Stored data entries:
.....

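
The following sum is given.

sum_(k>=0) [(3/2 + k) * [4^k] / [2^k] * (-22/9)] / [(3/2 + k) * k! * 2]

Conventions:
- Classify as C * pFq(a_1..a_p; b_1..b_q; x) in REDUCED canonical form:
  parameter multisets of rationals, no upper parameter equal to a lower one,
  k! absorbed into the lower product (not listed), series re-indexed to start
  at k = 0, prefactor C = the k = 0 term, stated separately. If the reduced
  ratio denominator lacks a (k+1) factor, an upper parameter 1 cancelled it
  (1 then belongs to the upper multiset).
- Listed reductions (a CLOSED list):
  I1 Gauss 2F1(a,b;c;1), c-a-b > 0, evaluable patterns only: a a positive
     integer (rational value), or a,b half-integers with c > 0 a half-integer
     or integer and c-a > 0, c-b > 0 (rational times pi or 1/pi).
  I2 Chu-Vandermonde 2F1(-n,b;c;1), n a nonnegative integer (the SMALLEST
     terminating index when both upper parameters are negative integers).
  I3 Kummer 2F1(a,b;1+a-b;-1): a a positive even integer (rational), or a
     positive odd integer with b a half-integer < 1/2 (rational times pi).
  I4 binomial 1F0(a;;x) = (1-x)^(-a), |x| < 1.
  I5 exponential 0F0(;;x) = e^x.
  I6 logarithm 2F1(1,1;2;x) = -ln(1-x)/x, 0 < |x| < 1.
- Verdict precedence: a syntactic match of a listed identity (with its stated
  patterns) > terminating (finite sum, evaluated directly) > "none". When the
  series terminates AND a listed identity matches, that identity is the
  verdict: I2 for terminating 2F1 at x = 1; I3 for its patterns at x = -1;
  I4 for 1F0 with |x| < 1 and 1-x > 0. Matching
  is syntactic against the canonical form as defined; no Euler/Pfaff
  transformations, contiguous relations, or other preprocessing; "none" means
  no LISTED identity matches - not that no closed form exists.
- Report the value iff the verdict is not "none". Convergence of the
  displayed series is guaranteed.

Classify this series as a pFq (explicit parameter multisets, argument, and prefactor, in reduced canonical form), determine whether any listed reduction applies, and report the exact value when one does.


Classification (C = -11/9): 0F0 with upper {-}, lower {-}, argument x = 2. Verdict: exponential (I5) fires (the 0F0 exponential series at x = 2). Its exact value is (-11/9) * e^(2).

Key observation: from the first term -11/9: the two k-th powers (C = -11/9) combine into one argument.
Term ratio: r(k) = 2 * 1 / [(k+1)] - rational; roots negated = parameters, x = 2, C = -11/9.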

.....

[WHAT NEEDS TO BE DONE]
Check every line of the data for the word "terminating". The response is the count alone.

[EXERCISE OUTPUT]
3